- Work required -
Please return each line of the listing exactly as given.

——

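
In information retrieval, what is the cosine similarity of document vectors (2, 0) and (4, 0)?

With u = (2, 0), v = (4, 0):
u·v = 2·4 + 0·0 = 8 + 0 = 8.
|u| = √(2² + 0²) = √4, |v| = √(4² + 0²) = √16, so |u||v| = √(4·16) = √64 = 8.
cos θ = (u·v)/(|u||v|) = 8/8 = 1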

——

- Solution for this task -
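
In information retrieval, what is the cosine similarity of document vectors (2, 0) and (4, 0)?

With u = (2, 0), v = (4, 0):
u·v = 2·4 + 0·0 = 8 + 0 = 8.
|u| = √(2² + 0²) = √4, |v| = √(4² + 0²) = √16, so |u||v| = √(4·16) = √64 = 8.
cos θ = (u·v)/(|u||v|) = 8/8 = 1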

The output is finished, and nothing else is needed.